*RECORD SET:*
════════

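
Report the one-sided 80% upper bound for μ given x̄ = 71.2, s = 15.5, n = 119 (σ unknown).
μ ≤ 72.40

Upper bound (one-sided):
t* = 0.845 (one-sided for 80%)
Upper bound = x̄ + t* · s/√n = 71.2 + 0.845 · 15.5/√119 = 72.40

We are 80% confident that μ ≤ 72.40.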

════════

*ACTION ITEM:*
Reproduce every entry, word for word.

*SOLUTION TO THE EXERCISE:*
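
Report the one-sided 80% upper bound for μ given x̄ = 71.2, s = 15.5, n = 119 (σ unknown).
μ ≤ 72.40

Upper bound (one-sided):
t* = 0.845 (one-sided for 80%)
Upper bound = x̄ + t* · s/√n = 71.2 + 0.845 · 15.5/√119 = 72.40

We are 80% confident that μ ≤ 72.40.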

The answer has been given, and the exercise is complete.